[[ DATASET EXCERPTS open ]]

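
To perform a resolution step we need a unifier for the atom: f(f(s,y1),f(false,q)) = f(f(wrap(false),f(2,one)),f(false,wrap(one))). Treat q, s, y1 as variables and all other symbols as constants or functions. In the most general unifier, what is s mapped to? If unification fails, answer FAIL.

wrap(false)

Decompose f/2: f(s,y1) = f(wrap(false),f(2,one)),  f(false,q) = f(false,wrap(one)).
Decompose f/2: s = wrap(false),  y1 = f(2,one).
Bind s := wrap(false); no other remaining equation mentions s.
Bind y1 := f(2,one); no other remaining equation mentions y1.
Decompose f/2: false = false,  q = wrap(one).
Delete trivial equation false = false.
Bind q := wrap(one).
MGU = { s ↦ wrap(false), y1 ↦ f(2,one), q ↦ wrap(one) }, so s ↦ wrap(false).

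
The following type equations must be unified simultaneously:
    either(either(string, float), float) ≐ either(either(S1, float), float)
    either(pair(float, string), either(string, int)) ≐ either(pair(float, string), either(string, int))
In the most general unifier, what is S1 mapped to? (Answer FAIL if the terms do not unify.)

Decompose either/2: either(string, float) ≐ either(S1, float),  float ≐ float.
Decompose either/2: string ≐ S1,  float ≐ float.
Bind S1 := string; no other remaining equation mentions S1.
Delete trivial equation float ≐ float.
Delete trivial equation float ≐ float.
Delete trivial equation either(pair(float, string), either(string, int)) ≐ either(pair(float, string), either(string, int)).
MGU = { S1 := string }, so S1 := string.

string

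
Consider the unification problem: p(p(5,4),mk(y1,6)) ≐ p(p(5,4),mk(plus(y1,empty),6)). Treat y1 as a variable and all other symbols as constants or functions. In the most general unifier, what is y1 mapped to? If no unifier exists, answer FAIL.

FAIL

Decompose p/2: p(5,4) ≐ p(5,4),  mk(y1,6) ≐ mk(plus(y1,empty),6).
Delete trivial equation p(5,4) ≐ p(5,4).
Decompose mk/2: y1 ≐ plus(y1,empty),  6 ≐ 6.
Occurs check fails: y1 occurs in plus(y1,empty); the equation y1 ≐ plus(y1,empty) has no finite solution.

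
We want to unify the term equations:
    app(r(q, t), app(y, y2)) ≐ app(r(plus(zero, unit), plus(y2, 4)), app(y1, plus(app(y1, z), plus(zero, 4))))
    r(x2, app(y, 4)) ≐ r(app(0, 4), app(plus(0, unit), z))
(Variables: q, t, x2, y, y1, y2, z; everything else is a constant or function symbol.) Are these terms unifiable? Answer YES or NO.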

[[ DATASET EXCERPTS closed ]]

Copy all of the data above, character for character.

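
To perform a resolution step we need a unifier for the atom: f(f(s,y1),f(false,q)) = f(f(wrap(false),f(2,one)),f(false,wrap(one))). Treat q, s, y1 as variables and all other symbols as constants or functions. In the most general unifier, what is s mapped to? If unification fails, answer FAIL.

wrap(false)

Decompose f/2: f(s,y1) = f(wrap(false),f(2,one)),  f(false,q) = f(false,wrap(one)).
Decompose f/2: s = wrap(false),  y1 = f(2,one).
Bind s := wrap(false); no other remaining equation mentions s.
Bind y1 := f(2,one); no other remaining equation mentions y1.
Decompose f/2: false = false,  q = wrap(one).
Delete trivial equation false = false.
Bind q := wrap(one).
MGU = { s ↦ wrap(false), y1 ↦ f(2,one), q ↦ wrap(one) }, so s ↦ wrap(false).

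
The following type equations must be unified simultaneously:
    either(either(string, float), float) ≐ either(either(S1, float), float)
    either(pair(float, string), either(string, int)) ≐ either(pair(float, string), either(string, int))
In the most general unifier, what is S1 mapped to? (Answer FAIL if the terms do not unify.)

Decompose either/2: either(string, float) ≐ either(S1, float),  float ≐ float.
Decompose either/2: string ≐ S1,  float ≐ float.
Bind S1 := string; no other remaining equation mentions S1.
Delete trivial equation float ≐ float.
Delete trivial equation float ≐ float.
Delete trivial equation either(pair(float, string), either(string, int)) ≐ either(pair(float, string), either(string, int)).
MGU = { S1 := string }, so S1 := string.

string

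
Consider the unification problem: p(p(5,4),mk(y1,6)) ≐ p(p(5,4),mk(plus(y1,empty),6)). Treat y1 as a variable and all other symbols as constants or functions. In the most general unifier, what is y1 mapped to? If no unifier exists, answer FAIL.

FAIL

Decompose p/2: p(5,4) ≐ p(5,4),  mk(y1,6) ≐ mk(plus(y1,empty),6).
Delete trivial equation p(5,4) ≐ p(5,4).
Decompose mk/2: y1 ≐ plus(y1,empty),  6 ≐ 6.
Occurs check fails: y1 occurs in plus(y1,empty); the equation y1 ≐ plus(y1,empty) has no finite solution.

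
We want to unify the term equations:
    app(r(q, t), app(y, y2)) ≐ app(r(plus(zero, unit), plus(y2, 4)), app(y1, plus(app(y1, z), plus(zero, 4))))
    r(x2, app(y, 4)) ≐ r(app(0, 4), app(plus(0, unit), z))
(Variables: q, t, x2, y, y1, y2, z; everything else is a constant or function symbol.) Are these terms unifiable? Answer YES or NO.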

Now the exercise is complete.